● **What needs to be done**
Once you find the line in the listing below that contains "16 | 6540 |", copy it and every following line exactly, stopping at the end.

● **Data extract**

▼

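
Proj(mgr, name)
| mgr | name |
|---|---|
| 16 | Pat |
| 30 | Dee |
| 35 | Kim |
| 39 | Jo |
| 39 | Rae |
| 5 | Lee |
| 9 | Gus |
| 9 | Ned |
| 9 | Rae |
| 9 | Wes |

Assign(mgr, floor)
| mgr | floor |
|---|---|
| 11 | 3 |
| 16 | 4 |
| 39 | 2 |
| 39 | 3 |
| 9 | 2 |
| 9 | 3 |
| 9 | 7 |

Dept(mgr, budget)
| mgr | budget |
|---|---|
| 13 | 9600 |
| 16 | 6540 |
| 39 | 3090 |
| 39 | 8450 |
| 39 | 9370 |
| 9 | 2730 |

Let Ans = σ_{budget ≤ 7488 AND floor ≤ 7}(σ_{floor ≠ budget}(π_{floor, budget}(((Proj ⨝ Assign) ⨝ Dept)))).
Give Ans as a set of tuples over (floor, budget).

{(2, 2730), (2, 3090), (3, 2730), (3, 3090), (4, 6540), (7, 2730)}

Joining Proj and Assign on mgr yields {(16, Pat, 4), (39, Jo, 2), (39, Jo, 3), (39, Rae, 2), (39, Rae, 3), (9, Gus, 2), (9, Gus, 3), (9, Gus, 7), (9, Ned, 2), (9, Ned, 3), (9, Ned, 7), (9, Rae, 2), (9, Rae, 3), (9, Rae, 7), (9, Wes, 2), (9, Wes, 3), (9, Wes, 7)}.
Joining (Proj ⨝ Assign) and Dept on mgr yields {(16, Pat, 4, 6540), (39, Jo, 2, 3090), (39, Jo, 2, 8450), (39, Jo, 2, 9370), (39, Jo, 3, 3090), (39, Jo, 3, 8450), (39, Jo, 3, 9370), (39, Rae, 2, 3090), (39, Rae, 2, 8450), (39, Rae, 2, 9370), (39, Rae, 3, 3090), (39, Rae, 3, 8450), (39, Rae, 3, 9370), (9, Gus, 2, 2730), (9, Gus, 3, 2730), (9, Gus, 7, 2730), (9, Ned, 2, 2730), (9, Ned, 3, 2730), (9, Ned, 7, 2730), (9, Rae, 2, 2730), (9, Rae, 3, 2730), (9, Rae, 7, 2730), (9, Wes, 2, 2730), (9, Wes, 3, 2730), (9, Wes, 7, 2730)}.
π_{floor, budget} gives {(2, 2730), (2, 3090), (2, 8450), (2, 9370), (3, 2730), (3, 3090), (3, 8450), (3, 9370), (4, 6540), (7, 2730)} (15 duplicate(s) eliminated).
Selection floor ≠ budget: {(2, 2730), (2, 3090), (2, 8450), (2, 9370), (3, 2730), (3, 3090), (3, 8450), (3, 9370), (4, 6540), (7, 2730)}
Selection budget ≤ 7488 AND floor ≤ 7: {(2, 2730), (2, 3090), (3, 2730), (3, 3090), (4, 6540), (7, 2730)}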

▲

● **The answer**
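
| 16 | 6540 |
| 39 | 3090 |
| 39 | 8450 |
| 39 | 9370 |
| 9 | 2730 |

Let Ans = σ_{budget ≤ 7488 AND floor ≤ 7}(σ_{floor ≠ budget}(π_{floor, budget}(((Proj ⨝ Assign) ⨝ Dept)))).
Give Ans as a set of tuples over (floor, budget).

{(2, 2730), (2, 3090), (3, 2730), (3, 3090), (4, 6540), (7, 2730)}

Joining Proj and Assign on mgr yields {(16, Pat, 4), (39, Jo, 2), (39, Jo, 3), (39, Rae, 2), (39, Rae, 3), (9, Gus, 2), (9, Gus, 3), (9, Gus, 7), (9, Ned, 2), (9, Ned, 3), (9, Ned, 7), (9, Rae, 2), (9, Rae, 3), (9, Rae, 7), (9, Wes, 2), (9, Wes, 3), (9, Wes, 7)}.
Joining (Proj ⨝ Assign) and Dept on mgr yields {(16, Pat, 4, 6540), (39, Jo, 2, 3090), (39, Jo, 2, 8450), (39, Jo, 2, 9370), (39, Jo, 3, 3090), (39, Jo, 3, 8450), (39, Jo, 3, 9370), (39, Rae, 2, 3090), (39, Rae, 2, 8450), (39, Rae, 2, 9370), (39, Rae, 3, 3090), (39, Rae, 3, 8450), (39, Rae, 3, 9370), (9, Gus, 2, 2730), (9, Gus, 3, 2730), (9, Gus, 7, 2730), (9, Ned, 2, 2730), (9, Ned, 3, 2730), (9, Ned, 7, 2730), (9, Rae, 2, 2730), (9, Rae, 3, 2730), (9, Rae, 7, 2730), (9, Wes, 2, 2730), (9, Wes, 3, 2730), (9, Wes, 7, 2730)}.
π_{floor, budget} gives {(2, 2730), (2, 3090), (2, 8450), (2, 9370), (3, 2730), (3, 3090), (3, 8450), (3, 9370), (4, 6540), (7, 2730)} (15 duplicate(s) eliminated).
Selection floor ≠ budget: {(2, 2730), (2, 3090), (2, 8450), (2, 9370), (3, 2730), (3, 3090), (3, 8450), (3, 9370), (4, 6540), (7, 2730)}
Selection budget ≤ 7488 AND floor ≤ 7: {(2, 2730), (2, 3090), (3, 2730), (3, 3090), (4, 6540), (7, 2730)}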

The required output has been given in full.